** Opening INFORMATION block **

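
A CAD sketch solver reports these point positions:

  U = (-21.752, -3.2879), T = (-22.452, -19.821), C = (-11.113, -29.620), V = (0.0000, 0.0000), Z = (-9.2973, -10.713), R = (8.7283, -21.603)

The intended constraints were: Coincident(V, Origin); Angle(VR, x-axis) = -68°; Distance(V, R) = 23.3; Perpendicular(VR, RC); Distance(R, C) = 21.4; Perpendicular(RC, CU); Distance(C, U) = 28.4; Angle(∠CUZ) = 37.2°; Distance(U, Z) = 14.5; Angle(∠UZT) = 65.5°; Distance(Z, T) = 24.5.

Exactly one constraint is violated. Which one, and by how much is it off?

Distance(Z, T) = 24.5 — off by 8.50.

V = (0.00, 0.00) ✓; VR at -68.00° ✓; |VR| = 23.30 ✓; ∠(VR, RC) = 90.00° ✓; |RC| = 21.40 ✓; ∠(RC, CU) = 90.00° ✓; |CU| = 28.40 ✓; ∠CUZ = 37.20° ✓; |UZ| = 14.50 ✓; ∠UZT = 65.50° ✓; |ZT| = 16.00 ✗.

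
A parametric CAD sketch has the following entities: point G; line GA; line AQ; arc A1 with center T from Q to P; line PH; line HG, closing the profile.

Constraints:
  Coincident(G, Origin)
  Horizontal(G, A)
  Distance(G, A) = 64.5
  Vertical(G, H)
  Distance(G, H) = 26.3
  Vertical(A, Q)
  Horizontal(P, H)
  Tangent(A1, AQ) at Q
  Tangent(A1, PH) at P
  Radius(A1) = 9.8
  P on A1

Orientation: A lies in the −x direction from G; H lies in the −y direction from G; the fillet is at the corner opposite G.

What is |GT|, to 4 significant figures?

57.13

G is at the origin; G and A share the same y with |GA| = 64.5 and A on the −x side, so A = (-64.50, 0.000). GH is vertical with |GH| = 26.3 and H on the −y side, so H = (0.000, -26.30). The virtual corner opposite G is at (-64.50, -26.30). A1 meets AQ tangentially, so TQ is at right angles to AQ and A1 meets PH tangentially, so TP is at right angles to PH, with radius 9.8, so the center T sits 9.8 in from both sides at T = (-54.70, -16.50). Then |GT| = |T − G| = 57.13.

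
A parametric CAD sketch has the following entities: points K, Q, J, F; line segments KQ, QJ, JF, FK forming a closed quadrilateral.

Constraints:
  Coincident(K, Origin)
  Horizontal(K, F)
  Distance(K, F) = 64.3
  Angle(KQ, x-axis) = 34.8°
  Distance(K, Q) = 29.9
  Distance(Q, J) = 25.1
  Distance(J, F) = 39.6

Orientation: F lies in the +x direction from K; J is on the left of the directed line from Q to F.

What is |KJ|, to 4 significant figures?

54.91

Checks: |QJ| = 25.10 ✓; |JF| = 39.60 ✓.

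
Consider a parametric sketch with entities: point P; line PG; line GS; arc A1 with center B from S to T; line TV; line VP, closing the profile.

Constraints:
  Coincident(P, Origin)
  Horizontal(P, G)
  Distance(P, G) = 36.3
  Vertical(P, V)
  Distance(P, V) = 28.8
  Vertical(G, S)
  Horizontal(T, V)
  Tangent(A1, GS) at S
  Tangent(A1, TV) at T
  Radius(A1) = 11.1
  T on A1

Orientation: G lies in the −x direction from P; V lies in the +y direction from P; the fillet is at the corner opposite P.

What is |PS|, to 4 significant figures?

40.39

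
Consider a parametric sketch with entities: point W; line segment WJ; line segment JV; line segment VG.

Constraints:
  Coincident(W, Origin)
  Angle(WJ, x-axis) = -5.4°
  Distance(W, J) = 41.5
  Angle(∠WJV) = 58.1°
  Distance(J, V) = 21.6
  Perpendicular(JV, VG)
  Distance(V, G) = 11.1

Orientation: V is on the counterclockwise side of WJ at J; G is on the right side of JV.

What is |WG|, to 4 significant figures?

46.33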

** Closing INFORMATION block **

PROBLEM REQUIREMENTS - Output every record verbatim.

EXERCISE RESULT -
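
A CAD sketch solver reports these point positions:

  U = (-21.752, -3.2879), T = (-22.452, -19.821), C = (-11.113, -29.620), V = (0.0000, 0.0000), Z = (-9.2973, -10.713), R = (8.7283, -21.603)

The intended constraints were: Coincident(V, Origin); Angle(VR, x-axis) = -68°; Distance(V, R) = 23.3; Perpendicular(VR, RC); Distance(R, C) = 21.4; Perpendicular(RC, CU); Distance(C, U) = 28.4; Angle(∠CUZ) = 37.2°; Distance(U, Z) = 14.5; Angle(∠UZT) = 65.5°; Distance(Z, T) = 24.5.

Exactly one constraint is violated. Which one, and by how much is it off?

Distance(Z, T) = 24.5 — off by 8.50.

V = (0.00, 0.00) ✓; VR at -68.00° ✓; |VR| = 23.30 ✓; ∠(VR, RC) = 90.00° ✓; |RC| = 21.40 ✓; ∠(RC, CU) = 90.00° ✓; |CU| = 28.40 ✓; ∠CUZ = 37.20° ✓; |UZ| = 14.50 ✓; ∠UZT = 65.50° ✓; |ZT| = 16.00 ✗.

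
A parametric CAD sketch has the following entities: point G; line GA; line AQ; arc A1 with center T from Q to P; line PH; line HG, closing the profile.

Constraints:
  Coincident(G, Origin)
  Horizontal(G, A)
  Distance(G, A) = 64.5
  Vertical(G, H)
  Distance(G, H) = 26.3
  Vertical(A, Q)
  Horizontal(P, H)
  Tangent(A1, AQ) at Q
  Tangent(A1, PH) at P
  Radius(A1) = 9.8
  P on A1

Orientation: A lies in the −x direction from G; H lies in the −y direction from G; the fillet is at the corner opposite G.

What is |GT|, to 4 significant figures?

57.13

G is at the origin; G and A share the same y with |GA| = 64.5 and A on the −x side, so A = (-64.50, 0.000). GH is vertical with |GH| = 26.3 and H on the −y side, so H = (0.000, -26.30). The virtual corner opposite G is at (-64.50, -26.30). A1 meets AQ tangentially, so TQ is at right angles to AQ and A1 meets PH tangentially, so TP is at right angles to PH, with radius 9.8, so the center T sits 9.8 in from both sides at T = (-54.70, -16.50). Then |GT| = |T − G| = 57.13.

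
A parametric CAD sketch has the following entities: points K, Q, J, F; line segments KQ, QJ, JF, FK forming a closed quadrilateral.

Constraints:
  Coincident(K, Origin)
  Horizontal(K, F)
  Distance(K, F) = 64.3
  Angle(KQ, x-axis) = 34.8°
  Distance(K, Q) = 29.9
  Distance(Q, J) = 25.1
  Distance(J, F) = 39.6

Orientation: F lies in the +x direction from K; J is on the left of the directed line from Q to F.

What is |KJ|, to 4 significant figures?

54.91

Checks: |QJ| = 25.10 ✓; |JF| = 39.60 ✓.

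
Consider a parametric sketch with entities: point P; line PG; line GS; arc A1 with center B from S to T; line TV; line VP, closing the profile.

Constraints:
  Coincident(P, Origin)
  Horizontal(P, G)
  Distance(P, G) = 36.3
  Vertical(P, V)
  Distance(P, V) = 28.8
  Vertical(G, S)
  Horizontal(T, V)
  Tangent(A1, GS) at S
  Tangent(A1, TV) at T
  Radius(A1) = 11.1
  T on A1

Orientation: G lies in the −x direction from P; V lies in the +y direction from P; the fillet is at the corner opposite P.

What is |PS|, to 4 significant figures?

40.39

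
Consider a parametric sketch with entities: point W; line segment WJ; line segment JV; line segment VG.

Constraints:
  Coincident(W, Origin)
  Angle(WJ, x-axis) = -5.4°
  Distance(W, J) = 41.5
  Angle(∠WJV) = 58.1°
  Distance(J, V) = 21.6
  Perpendicular(JV, VG)
  Distance(V, G) = 11.1

Orientation: V is on the counterclockwise side of WJ at J; G is on the right side of JV.

What is |WG|, to 4 significant figures?

46.33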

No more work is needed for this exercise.